» Exercise brief
Write down every entry once more, exactly as it reads.

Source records
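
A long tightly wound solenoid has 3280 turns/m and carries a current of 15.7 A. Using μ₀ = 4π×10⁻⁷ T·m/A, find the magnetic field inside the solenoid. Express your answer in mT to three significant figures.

Inside a long solenoid, B = μ₀nI.
B = (4π×10⁻⁷)(3.280×10^3 m⁻¹)(15.7 A) = 6.471×10^-2 T.

B ≈ 64.7 mT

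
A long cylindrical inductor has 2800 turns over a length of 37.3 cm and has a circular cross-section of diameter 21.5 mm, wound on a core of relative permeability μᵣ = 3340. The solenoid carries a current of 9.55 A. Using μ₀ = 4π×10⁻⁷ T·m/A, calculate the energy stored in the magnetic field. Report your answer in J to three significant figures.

A = π(d/2)² = π(1.075×10^-2 m)² = 3.631×10^-4 m².
L = μ₀μᵣN²A/ℓ = (4π×10⁻⁷)(3340)(2800)²(3.631×10^-4)/(0.373) = 32.03 H.
U = ½LI² = ½(32.03)(9.55)² = 1.461×10^3 J.

U ≈ 1460 J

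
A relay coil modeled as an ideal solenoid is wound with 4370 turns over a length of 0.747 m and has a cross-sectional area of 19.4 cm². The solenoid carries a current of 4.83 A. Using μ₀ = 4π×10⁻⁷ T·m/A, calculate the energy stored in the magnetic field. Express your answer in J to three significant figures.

U ≈ 0.727 J

A = 19.4 cm² = 1.940×10^-3 m².
L = μ₀N²A/ℓ = (4π×10⁻⁷)(4370)²(1.940×10^-3)/(0.747) = 6.232×10^-2 H.
U = ½LI² = ½(6.232×10^-2)(4.83)² = 0.727 J.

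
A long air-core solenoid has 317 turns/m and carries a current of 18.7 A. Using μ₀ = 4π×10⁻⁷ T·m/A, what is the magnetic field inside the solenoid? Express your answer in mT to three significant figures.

Inside a long solenoid, B = μ₀nI.
B = (4π×10⁻⁷)(317 m⁻¹)(18.7 A) = 7.449×10^-3 T.

B ≈ 7.45 mT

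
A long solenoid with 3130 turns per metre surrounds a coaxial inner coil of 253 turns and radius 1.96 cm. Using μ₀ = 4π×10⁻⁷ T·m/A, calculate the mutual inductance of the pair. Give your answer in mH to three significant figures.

M ≈ 1.20 mH

The outer solenoid produces a uniform field B₁ = μ₀n₁I₁ across the inner coil,
so the flux linkage is N₂Φ = N₂B₁A₂ = μ₀n₁N₂A₂·I₁, giving M = μ₀n₁N₂A₂.
A₂ = πr² = π(1.960×10^-2 m)² = 1.207×10^-3 m².
M = (4π×10⁻⁷)(3130)(253)(1.207×10^-3) = 1.201×10^-3 H.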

» Output below
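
A long tightly wound solenoid has 3280 turns/m and carries a current of 15.7 A. Using μ₀ = 4π×10⁻⁷ T·m/A, find the magnetic field inside the solenoid. Express your answer in mT to three significant figures.

Inside a long solenoid, B = μ₀nI.
B = (4π×10⁻⁷)(3.280×10^3 m⁻¹)(15.7 A) = 6.471×10^-2 T.

B ≈ 64.7 mT

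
A long cylindrical inductor has 2800 turns over a length of 37.3 cm and has a circular cross-section of diameter 21.5 mm, wound on a core of relative permeability μᵣ = 3340. The solenoid carries a current of 9.55 A. Using μ₀ = 4π×10⁻⁷ T·m/A, calculate the energy stored in the magnetic field. Report your answer in J to three significant figures.

A = π(d/2)² = π(1.075×10^-2 m)² = 3.631×10^-4 m².
L = μ₀μᵣN²A/ℓ = (4π×10⁻⁷)(3340)(2800)²(3.631×10^-4)/(0.373) = 32.03 H.
U = ½LI² = ½(32.03)(9.55)² = 1.461×10^3 J.

U ≈ 1460 J

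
A relay coil modeled as an ideal solenoid is wound with 4370 turns over a length of 0.747 m and has a cross-sectional area of 19.4 cm². The solenoid carries a current of 4.83 A. Using μ₀ = 4π×10⁻⁷ T·m/A, calculate the energy stored in the magnetic field. Express your answer in J to three significant figures.

U ≈ 0.727 J

A = 19.4 cm² = 1.940×10^-3 m².
L = μ₀N²A/ℓ = (4π×10⁻⁷)(4370)²(1.940×10^-3)/(0.747) = 6.232×10^-2 H.
U = ½LI² = ½(6.232×10^-2)(4.83)² = 0.727 J.

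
A long air-core solenoid has 317 turns/m and carries a current of 18.7 A. Using μ₀ = 4π×10⁻⁷ T·m/A, what is the magnetic field inside the solenoid? Express your answer in mT to three significant figures.

Inside a long solenoid, B = μ₀nI.
B = (4π×10⁻⁷)(317 m⁻¹)(18.7 A) = 7.449×10^-3 T.

B ≈ 7.45 mT

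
A long solenoid with 3130 turns per metre surrounds a coaxial inner coil of 253 turns and radius 1.96 cm. Using μ₀ = 4π×10⁻⁷ T·m/A, calculate the mutual inductance of the pair. Give your answer in mH to three significant figures.

M ≈ 1.20 mH

The outer solenoid produces a uniform field B₁ = μ₀n₁I₁ across the inner coil,
so the flux linkage is N₂Φ = N₂B₁A₂ = μ₀n₁N₂A₂·I₁, giving M = μ₀n₁N₂A₂.
A₂ = πr² = π(1.960×10^-2 m)² = 1.207×10^-3 m².
M = (4π×10⁻⁷)(3130)(253)(1.207×10^-3) = 1.201×10^-3 H.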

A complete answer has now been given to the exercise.